#### [WHAT IS NEEDED]
Keep only the lines that hold the string "following", filtering out the rest of the entries below.

(Collected data)
■ ■ ■ ■ ■ ■ ■

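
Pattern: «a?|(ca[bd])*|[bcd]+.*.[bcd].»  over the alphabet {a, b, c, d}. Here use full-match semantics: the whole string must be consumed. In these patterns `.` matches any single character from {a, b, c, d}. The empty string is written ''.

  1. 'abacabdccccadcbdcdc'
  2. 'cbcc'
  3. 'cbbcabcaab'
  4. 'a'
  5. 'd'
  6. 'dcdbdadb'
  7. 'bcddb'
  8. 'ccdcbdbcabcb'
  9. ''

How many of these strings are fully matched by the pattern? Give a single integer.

6

1 → no match
2. 'cbcc' → match
3. 'cbbcabcaab' → no match
4. 'a' → match
5. 'd' → no match
6. 'dcdbdadb' → match
7. 'bcddb' → match
8. 'ccdcbdbcabcb' → match
9. '' → match
Total matched: 6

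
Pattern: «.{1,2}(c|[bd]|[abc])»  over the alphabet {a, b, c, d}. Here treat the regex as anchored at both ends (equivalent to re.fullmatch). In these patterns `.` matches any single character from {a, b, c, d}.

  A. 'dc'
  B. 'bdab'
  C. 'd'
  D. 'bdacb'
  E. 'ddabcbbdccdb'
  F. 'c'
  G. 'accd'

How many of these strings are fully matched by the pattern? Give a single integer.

A. 'dc' → match
B. 'bdab' → no match
C. 'd' → no match
D. 'bdacb' → no match
E. 'ddabcbbdccdb' → no match
F. 'c' → no match
G. 'accd' → no match
Total matched: 1

1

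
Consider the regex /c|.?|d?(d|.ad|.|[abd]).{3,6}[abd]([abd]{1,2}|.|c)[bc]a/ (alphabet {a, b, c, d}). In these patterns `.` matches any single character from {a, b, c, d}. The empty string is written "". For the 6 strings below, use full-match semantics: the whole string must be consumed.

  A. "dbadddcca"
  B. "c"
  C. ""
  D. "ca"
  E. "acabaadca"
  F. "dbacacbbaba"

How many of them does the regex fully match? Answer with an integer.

A → match
B → match
C → match
D → no match
E → match
F → match
Total matched: 5

5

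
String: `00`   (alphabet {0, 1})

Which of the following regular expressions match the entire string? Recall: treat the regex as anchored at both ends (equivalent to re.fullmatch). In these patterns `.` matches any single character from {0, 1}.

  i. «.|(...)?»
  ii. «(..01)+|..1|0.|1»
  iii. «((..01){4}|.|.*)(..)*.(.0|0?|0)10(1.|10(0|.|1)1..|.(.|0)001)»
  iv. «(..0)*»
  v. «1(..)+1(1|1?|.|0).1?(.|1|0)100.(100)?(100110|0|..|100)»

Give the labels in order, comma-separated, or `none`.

i → no match
ii → match
iii → no match
iv → no match
v → no match — must start with `1`

ii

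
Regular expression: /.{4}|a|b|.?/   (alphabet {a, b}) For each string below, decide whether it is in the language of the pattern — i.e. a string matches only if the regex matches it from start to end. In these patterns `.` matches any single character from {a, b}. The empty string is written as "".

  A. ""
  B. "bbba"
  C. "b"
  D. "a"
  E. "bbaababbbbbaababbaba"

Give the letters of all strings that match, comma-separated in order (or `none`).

A, B, C, D

A → match
B → match
C → match
D → match
E → no match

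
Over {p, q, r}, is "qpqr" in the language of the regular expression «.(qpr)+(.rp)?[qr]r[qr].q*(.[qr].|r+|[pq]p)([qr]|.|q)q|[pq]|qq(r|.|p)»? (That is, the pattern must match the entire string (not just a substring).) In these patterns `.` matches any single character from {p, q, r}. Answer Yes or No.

No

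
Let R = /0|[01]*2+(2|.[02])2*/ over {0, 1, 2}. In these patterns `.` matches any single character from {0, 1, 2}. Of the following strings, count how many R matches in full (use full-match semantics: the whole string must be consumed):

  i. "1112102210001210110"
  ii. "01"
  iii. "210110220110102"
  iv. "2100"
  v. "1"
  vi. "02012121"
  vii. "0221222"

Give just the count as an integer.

i → no match
ii → no match
iii → no match
iv → no match
v → no match
vi → no match
vii → match
Total matched: 1

1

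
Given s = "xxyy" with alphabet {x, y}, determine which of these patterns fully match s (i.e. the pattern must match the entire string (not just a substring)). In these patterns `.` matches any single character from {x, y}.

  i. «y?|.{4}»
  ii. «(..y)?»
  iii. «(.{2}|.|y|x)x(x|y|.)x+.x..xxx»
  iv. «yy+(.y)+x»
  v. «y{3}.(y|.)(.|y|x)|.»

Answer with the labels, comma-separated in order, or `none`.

i → match
ii → no match
iii → no match — must end with "xxx"
iv → no match — must start with "yy"
v → no match

i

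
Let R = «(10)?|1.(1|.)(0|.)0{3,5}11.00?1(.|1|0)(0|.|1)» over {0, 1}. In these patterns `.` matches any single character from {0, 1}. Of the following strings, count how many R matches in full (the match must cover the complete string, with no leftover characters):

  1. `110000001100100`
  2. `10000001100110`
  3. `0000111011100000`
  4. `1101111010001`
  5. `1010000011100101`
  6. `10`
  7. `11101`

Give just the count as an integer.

4

1 → match
2 → match
3 → no match
4 → no match
5 → match
6. `10` → match
7. `11101` → no match
Total matched: 4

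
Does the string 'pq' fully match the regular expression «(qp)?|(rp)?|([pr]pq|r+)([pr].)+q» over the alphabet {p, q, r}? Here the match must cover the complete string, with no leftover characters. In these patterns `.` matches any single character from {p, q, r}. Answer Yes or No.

No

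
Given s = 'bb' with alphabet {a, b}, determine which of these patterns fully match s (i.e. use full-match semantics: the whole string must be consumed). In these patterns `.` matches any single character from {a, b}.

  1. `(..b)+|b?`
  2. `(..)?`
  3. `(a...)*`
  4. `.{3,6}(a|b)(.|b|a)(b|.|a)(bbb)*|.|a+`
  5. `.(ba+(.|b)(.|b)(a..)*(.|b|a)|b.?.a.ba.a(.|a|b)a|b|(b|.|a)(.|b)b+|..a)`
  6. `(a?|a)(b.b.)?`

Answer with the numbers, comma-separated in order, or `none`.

1 → no match
2 → match
3 → no match
4 → no match
5 → match
6 → no match

2, 5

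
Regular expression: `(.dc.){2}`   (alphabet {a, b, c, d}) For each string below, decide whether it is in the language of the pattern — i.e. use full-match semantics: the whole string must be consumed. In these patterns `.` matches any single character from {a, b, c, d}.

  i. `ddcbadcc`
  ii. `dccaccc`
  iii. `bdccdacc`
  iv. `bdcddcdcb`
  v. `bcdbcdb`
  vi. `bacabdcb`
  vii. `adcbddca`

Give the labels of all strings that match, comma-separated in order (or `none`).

i → match
ii → no match
iii → no match
iv → no match
v → no match
vi → no match
vii → match

i, vii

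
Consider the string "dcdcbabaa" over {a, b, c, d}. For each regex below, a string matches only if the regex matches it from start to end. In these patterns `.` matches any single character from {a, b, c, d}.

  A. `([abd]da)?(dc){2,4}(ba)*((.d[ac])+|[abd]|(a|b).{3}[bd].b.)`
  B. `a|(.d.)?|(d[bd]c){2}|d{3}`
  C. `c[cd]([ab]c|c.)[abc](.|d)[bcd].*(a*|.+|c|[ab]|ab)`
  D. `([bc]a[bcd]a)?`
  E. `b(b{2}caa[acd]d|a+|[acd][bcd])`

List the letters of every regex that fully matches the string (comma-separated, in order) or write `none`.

A → match
B → no match
C → no match — must start with "c"
D → no match
E → no match — must start with "b"

A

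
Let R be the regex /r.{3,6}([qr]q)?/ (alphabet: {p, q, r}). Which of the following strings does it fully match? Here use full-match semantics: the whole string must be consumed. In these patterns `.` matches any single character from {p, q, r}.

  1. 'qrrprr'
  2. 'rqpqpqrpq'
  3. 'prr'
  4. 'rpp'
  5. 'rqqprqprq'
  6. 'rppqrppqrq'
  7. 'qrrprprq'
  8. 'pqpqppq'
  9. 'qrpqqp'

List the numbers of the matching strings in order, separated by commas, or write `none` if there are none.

1 → no match — must start with 'r'
2 → no match
3 → no match — must start with 'r'
4 → no match
5 → match
6 → no match
7 → no match — must start with 'r'
8 → no match — must start with 'r'
9 → no match — must start with 'r'

5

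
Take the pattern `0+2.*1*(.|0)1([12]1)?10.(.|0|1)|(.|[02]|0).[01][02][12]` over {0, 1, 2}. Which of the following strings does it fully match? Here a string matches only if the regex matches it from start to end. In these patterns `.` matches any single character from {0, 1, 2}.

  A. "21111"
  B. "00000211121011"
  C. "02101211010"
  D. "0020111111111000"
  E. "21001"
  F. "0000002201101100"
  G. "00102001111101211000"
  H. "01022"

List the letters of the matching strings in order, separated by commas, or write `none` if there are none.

C, D, E, H

A. "21111" → no match
B → no match
C. "02101211010" → match
D → match
E. "21001" → match
F → no match
G → no match
H. "01022" → match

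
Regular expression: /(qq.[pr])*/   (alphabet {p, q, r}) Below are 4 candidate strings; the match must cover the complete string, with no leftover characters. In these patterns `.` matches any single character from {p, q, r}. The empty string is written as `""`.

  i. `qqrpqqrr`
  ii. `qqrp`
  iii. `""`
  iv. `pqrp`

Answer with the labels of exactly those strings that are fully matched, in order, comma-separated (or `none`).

i, ii, iii

i → match
ii → match
iii → match
iv → no match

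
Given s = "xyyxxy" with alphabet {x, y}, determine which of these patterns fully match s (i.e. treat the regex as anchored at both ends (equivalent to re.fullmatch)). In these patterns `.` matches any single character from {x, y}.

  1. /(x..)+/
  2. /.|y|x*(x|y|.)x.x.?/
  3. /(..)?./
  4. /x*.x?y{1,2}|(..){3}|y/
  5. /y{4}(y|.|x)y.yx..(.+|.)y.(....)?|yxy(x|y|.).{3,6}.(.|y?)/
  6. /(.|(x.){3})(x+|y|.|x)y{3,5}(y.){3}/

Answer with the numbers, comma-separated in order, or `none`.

1 → match
2 → no match
3 → no match
4 → match
5 → no match
6 → no match

1, 4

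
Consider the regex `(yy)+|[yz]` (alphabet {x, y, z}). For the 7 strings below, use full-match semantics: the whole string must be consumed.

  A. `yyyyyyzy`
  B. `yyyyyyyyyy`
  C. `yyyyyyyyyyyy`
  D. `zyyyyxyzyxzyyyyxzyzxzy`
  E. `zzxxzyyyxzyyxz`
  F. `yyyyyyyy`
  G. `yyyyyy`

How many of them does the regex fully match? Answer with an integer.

4

A → no match
B → match
C → match
D → no match
E → no match
F → match
G → match
Total matched: 4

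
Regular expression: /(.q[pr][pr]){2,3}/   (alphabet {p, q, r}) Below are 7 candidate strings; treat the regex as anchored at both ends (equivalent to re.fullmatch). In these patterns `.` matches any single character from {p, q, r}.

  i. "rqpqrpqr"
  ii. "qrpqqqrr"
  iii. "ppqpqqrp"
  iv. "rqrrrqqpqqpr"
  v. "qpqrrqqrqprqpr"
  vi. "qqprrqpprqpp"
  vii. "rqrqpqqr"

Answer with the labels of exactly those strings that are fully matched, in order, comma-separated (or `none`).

vi

i → no match
ii → no match
iii → no match
iv → no match
v → no match
vi → match
vii → no match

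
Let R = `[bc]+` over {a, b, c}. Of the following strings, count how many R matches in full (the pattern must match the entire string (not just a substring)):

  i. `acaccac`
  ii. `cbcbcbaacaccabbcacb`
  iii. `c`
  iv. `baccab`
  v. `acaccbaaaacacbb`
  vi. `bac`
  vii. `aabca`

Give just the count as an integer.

i → no match
ii → no match
iii → match
iv → no match
v → no match
vi → no match
vii → no match
Total matched: 1

1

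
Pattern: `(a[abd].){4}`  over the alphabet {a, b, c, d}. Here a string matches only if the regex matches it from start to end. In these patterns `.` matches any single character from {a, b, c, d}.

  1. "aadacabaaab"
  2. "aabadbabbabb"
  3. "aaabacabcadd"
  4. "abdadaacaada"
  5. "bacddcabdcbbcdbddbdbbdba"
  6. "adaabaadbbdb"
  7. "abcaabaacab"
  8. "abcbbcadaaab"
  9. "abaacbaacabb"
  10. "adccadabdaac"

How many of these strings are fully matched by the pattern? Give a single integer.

1

1 → no match
2 → match
3 → no match
4 → no match
5 → no match — must start with "a"
6 → no match
7 → no match
8 → no match
9 → no match
10 → no match
Total matched: 1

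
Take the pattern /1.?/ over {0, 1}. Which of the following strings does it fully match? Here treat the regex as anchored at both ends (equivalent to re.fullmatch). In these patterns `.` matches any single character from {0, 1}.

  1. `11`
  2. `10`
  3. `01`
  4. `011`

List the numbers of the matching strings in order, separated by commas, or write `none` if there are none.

1, 2

1 → match
2 → match
3 → no match — must start with `1`
4 → no match — must start with `1`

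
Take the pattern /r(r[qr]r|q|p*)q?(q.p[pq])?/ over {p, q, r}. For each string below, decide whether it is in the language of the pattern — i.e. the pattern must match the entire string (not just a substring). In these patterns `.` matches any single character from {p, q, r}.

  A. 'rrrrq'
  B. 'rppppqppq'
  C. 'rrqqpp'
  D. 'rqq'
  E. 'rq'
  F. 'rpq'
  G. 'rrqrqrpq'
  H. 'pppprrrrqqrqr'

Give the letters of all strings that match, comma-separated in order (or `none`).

A, B, D, E, F, G

A → match
B → match
C → no match
D → match
E → match
F → match
G → match
H → no match — must start with 'r'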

■ ■ ■ ■ ■ ■ ■

#### [WRITTEN SOLUTION]
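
Which of the following regular expressions match the entire string? Recall: treat the regex as anchored at both ends (equivalent to re.fullmatch). In these patterns `.` matches any single character from {0, 1}.
Let R = /0|[01]*2+(2|.[02])2*/ over {0, 1, 2}. In these patterns `.` matches any single character from {0, 1, 2}. Of the following strings, count how many R matches in full (use full-match semantics: the whole string must be consumed):
Let R = «(10)?|1.(1|.)(0|.)0{3,5}11.00?1(.|1|0)(0|.|1)» over {0, 1}. In these patterns `.` matches any single character from {0, 1}. Of the following strings, count how many R matches in full (the match must cover the complete string, with no leftover characters):
Let R be the regex /r.{3,6}([qr]q)?/ (alphabet: {p, q, r}). Which of the following strings does it fully match? Here use full-match semantics: the whole string must be consumed. In these patterns `.` matches any single character from {p, q, r}.
Take the pattern `0+2.*1*(.|0)1([12]1)?10.(.|0|1)|(.|[02]|0).[01][02][12]` over {0, 1, 2}. Which of the following strings does it fully match? Here a string matches only if the regex matches it from start to end. In these patterns `.` matches any single character from {0, 1, 2}.
Let R = `[bc]+` over {a, b, c}. Of the following strings, count how many R matches in full (the pattern must match the entire string (not just a substring)):
Take the pattern /1.?/ over {0, 1}. Which of the following strings does it fully match? Here treat the regex as anchored at both ends (equivalent to re.fullmatch). In these patterns `.` matches any single character from {0, 1}.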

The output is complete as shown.